INSTRUCTIONS TO FOLLOW: The required output is the line that contains "Under the null" through the last line of the data, retyped verbatim and with nothing added.

********

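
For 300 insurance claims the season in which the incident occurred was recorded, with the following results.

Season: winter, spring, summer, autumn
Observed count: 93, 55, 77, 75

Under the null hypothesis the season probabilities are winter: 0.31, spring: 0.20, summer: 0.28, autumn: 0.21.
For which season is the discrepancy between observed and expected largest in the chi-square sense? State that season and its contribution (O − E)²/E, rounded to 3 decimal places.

autumn, 2.286

Expected counts E_i = n·p_i: 300×0.31 = 93, 300×0.20 = 60, 300×0.28 = 84, 300×0.21 = 63.
winter: (93 − 93)²/93 = 0/93 = 0.0000
spring: (55 − 60)²/60 = 25/60 = 0.4167
summer: (77 − 84)²/84 = 49/84 = 0.5833
autumn: (75 − 63)²/63 = 144/63 = 2.2857
The largest term is for autumn: 2.286.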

********

FINAL ANSWER:
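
Under the null hypothesis the season probabilities are winter: 0.31, spring: 0.20, summer: 0.28, autumn: 0.21.
For which season is the discrepancy between observed and expected largest in the chi-square sense? State that season and its contribution (O − E)²/E, rounded to 3 decimal places.

autumn, 2.286

Expected counts E_i = n·p_i: 300×0.31 = 93, 300×0.20 = 60, 300×0.28 = 84, 300×0.21 = 63.
winter: (93 − 93)²/93 = 0/93 = 0.0000
spring: (55 − 60)²/60 = 25/60 = 0.4167
summer: (77 − 84)²/84 = 49/84 = 0.5833
autumn: (75 − 63)²/63 = 144/63 = 2.2857
The largest term is for autumn: 2.286.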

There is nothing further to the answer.